__TASK DIRECTIONS__:
Write out the stretch of lines below that begins at the line with "3,K37,w,Y46,4" and ends at the line with "M | U79 | 12 |", including both, exactly as given and nothing more.

[Records from a data source]
------------------------------------------------------------

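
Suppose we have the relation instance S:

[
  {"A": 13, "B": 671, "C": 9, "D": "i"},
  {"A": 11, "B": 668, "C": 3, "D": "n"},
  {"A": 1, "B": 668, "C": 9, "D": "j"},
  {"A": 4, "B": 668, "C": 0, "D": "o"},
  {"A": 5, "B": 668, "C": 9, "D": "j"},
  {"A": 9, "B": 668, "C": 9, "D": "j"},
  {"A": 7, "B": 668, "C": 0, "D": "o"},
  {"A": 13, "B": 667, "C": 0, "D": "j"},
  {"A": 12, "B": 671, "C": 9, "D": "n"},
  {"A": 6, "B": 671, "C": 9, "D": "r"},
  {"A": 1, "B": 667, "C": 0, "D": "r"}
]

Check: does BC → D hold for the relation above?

(B=671, C=9): 3 rows → D takes values {i, n, r} — violation
(B=668, C=3): 1 row → D = n ✓
(B=668, C=9): 3 rows → D = j, j, j ✓
(B=668, C=0): 2 rows → D = o, o ✓
(B=667, C=0): 2 rows → D takes values {j, r} — violation
Two rows agree on BC but differ on D, so BC → D does not hold.

No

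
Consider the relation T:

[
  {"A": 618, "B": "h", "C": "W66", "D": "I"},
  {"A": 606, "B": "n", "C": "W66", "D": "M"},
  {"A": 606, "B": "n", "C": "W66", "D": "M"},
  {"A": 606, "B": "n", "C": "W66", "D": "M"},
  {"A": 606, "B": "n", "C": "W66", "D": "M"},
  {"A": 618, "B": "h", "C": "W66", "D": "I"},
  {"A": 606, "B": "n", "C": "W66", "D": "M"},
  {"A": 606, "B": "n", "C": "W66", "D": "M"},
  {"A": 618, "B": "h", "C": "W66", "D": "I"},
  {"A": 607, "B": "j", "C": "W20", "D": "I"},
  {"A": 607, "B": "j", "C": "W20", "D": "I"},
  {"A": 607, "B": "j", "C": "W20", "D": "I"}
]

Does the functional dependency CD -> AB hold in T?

Yes

(C=W66, D=I): 3 rows → {A,B} = (618, h), (618, h), (618, h) ✓
(C=W66, D=M): 6 rows → {A,B} = (606, n), (606, n), (606, n), (606, n), (606, n), (606, n) ✓
(C=W20, D=I): 3 rows → {A,B} = (607, j), (607, j), (607, j) ✓
Every CD value is associated with a single AB value, so CD -> AB holds.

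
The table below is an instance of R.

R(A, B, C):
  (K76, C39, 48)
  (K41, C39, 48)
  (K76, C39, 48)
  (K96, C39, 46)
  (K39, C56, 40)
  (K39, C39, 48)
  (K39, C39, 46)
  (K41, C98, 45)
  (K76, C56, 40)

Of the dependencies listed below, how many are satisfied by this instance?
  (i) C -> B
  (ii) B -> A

1

(i) C -> B: every LHS value maps to a single RHS value — holds.
(ii) B -> A: B=C39: 6 rows → A takes values {K76, K41, K96, K39} — violation; B=C56: 2 rows → A takes values {K39, K76} — violation — fails.
1 of the 2 dependencies holds.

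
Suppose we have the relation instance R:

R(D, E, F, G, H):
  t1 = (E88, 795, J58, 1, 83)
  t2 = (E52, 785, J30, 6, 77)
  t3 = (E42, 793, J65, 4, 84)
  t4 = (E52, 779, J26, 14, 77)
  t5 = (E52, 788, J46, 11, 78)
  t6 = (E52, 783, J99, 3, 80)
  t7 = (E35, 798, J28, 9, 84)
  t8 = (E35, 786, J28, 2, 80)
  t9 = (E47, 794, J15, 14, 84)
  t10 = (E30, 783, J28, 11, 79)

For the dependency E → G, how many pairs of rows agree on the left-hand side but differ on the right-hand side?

1

E=783: violating pairs (6,10) — 1 pair.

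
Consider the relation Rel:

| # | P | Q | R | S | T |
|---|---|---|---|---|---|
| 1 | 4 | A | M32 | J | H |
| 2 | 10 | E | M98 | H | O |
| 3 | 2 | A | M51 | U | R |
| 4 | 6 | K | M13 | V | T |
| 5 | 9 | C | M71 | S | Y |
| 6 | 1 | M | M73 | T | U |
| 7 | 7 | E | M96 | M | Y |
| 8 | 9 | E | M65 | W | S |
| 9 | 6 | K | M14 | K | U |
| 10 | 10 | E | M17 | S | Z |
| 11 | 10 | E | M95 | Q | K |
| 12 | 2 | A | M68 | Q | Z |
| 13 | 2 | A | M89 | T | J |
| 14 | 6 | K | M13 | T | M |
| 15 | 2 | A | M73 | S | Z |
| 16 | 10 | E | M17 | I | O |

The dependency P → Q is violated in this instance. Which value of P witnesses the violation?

9

P=4: row 1 → Q = A ✓
P=10: rows 2, 10, 11, 16 → Q = E, E, E, E ✓
P=2: rows 3, 12, 13, 15 → Q = A, A, A, A ✓
P=6: rows 4, 9, 14 → Q = K, K, K ✓
P=9: rows 5, 8 → Q takes values {C, E} — violation
P=1: row 6 → Q = M ✓
P=7: row 7 → Q = E ✓
The only P value with inconsistent Q is P=9.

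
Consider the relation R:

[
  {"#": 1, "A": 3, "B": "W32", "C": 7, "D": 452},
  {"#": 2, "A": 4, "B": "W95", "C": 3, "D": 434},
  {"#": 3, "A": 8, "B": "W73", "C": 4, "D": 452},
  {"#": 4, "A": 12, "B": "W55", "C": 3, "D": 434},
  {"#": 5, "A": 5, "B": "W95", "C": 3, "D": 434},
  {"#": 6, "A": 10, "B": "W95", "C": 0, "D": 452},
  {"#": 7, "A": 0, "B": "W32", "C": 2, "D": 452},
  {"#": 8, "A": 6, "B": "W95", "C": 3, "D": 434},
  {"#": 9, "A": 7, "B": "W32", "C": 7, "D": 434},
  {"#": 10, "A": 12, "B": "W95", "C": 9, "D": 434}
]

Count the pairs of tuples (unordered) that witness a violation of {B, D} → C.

4

(B=W32, D=452): violating pairs (1,7) — 1 pair.
(B=W95, D=434): violating pairs (2,10), (5,10), (8,10) — 3 pairs.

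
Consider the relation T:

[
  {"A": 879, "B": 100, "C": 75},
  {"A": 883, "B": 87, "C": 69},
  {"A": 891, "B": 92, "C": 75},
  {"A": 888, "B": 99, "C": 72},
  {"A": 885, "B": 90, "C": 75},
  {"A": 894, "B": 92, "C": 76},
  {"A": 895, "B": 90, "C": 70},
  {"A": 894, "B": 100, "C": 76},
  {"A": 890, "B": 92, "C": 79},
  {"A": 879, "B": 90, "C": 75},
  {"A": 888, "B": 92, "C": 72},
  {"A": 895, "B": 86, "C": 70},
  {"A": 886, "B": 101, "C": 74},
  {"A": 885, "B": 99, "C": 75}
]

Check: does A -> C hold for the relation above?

Yes

A=879: 2 rows → C = 75, 75 ✓
A=883: 1 row → C = 69 ✓
A=891: 1 row → C = 75 ✓
A=888: 2 rows → C = 72, 72 ✓
A=885: 2 rows → C = 75, 75 ✓
A=894: 2 rows → C = 76, 76 ✓
A=895: 2 rows → C = 70, 70 ✓
A=890: 1 row → C = 79 ✓
A=886: 1 row → C = 74 ✓
Every A value is associated with a single C value, so A -> C holds.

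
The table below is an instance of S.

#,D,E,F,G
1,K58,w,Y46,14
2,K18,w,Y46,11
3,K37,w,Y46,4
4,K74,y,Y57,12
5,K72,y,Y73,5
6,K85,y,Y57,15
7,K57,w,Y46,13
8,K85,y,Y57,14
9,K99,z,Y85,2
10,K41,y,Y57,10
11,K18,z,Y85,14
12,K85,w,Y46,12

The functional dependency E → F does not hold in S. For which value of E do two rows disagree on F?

E=w: rows 1, 2, 3, 7, 12 → F = Y46, Y46, Y46, Y46, Y46 ✓
E=y: rows 4, 5, 6, 8, 10 → F takes values {Y57, Y73} — violation
E=z: rows 9, 11 → F = Y85, Y85 ✓
The only E value with inconsistent F is E=y.

y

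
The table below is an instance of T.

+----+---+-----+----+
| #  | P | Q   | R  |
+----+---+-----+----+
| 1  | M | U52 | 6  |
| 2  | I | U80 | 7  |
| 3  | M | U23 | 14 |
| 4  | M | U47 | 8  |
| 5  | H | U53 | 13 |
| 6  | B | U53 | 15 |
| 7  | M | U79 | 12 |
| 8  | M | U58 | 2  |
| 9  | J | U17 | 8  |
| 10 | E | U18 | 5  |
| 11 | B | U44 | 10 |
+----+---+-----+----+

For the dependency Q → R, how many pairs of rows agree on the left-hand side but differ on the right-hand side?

1

Q=U53: violating pairs (5,6) — 1 pair.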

------------------------------------------------------------

__RESPONSE TO THE EXERCISE__:
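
3,K37,w,Y46,4
4,K74,y,Y57,12
5,K72,y,Y73,5
6,K85,y,Y57,15
7,K57,w,Y46,13
8,K85,y,Y57,14
9,K99,z,Y85,2
10,K41,y,Y57,10
11,K18,z,Y85,14
12,K85,w,Y46,12

The functional dependency E → F does not hold in S. For which value of E do two rows disagree on F?

E=w: rows 1, 2, 3, 7, 12 → F = Y46, Y46, Y46, Y46, Y46 ✓
E=y: rows 4, 5, 6, 8, 10 → F takes values {Y57, Y73} — violation
E=z: rows 9, 11 → F = Y85, Y85 ✓
The only E value with inconsistent F is E=y.

y

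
The table below is an instance of T.

+----+---+-----+----+
| #  | P | Q   | R  |
+----+---+-----+----+
| 1  | M | U52 | 6  |
| 2  | I | U80 | 7  |
| 3  | M | U23 | 14 |
| 4  | M | U47 | 8  |
| 5  | H | U53 | 13 |
| 6  | B | U53 | 15 |
| 7  | M | U79 | 12 |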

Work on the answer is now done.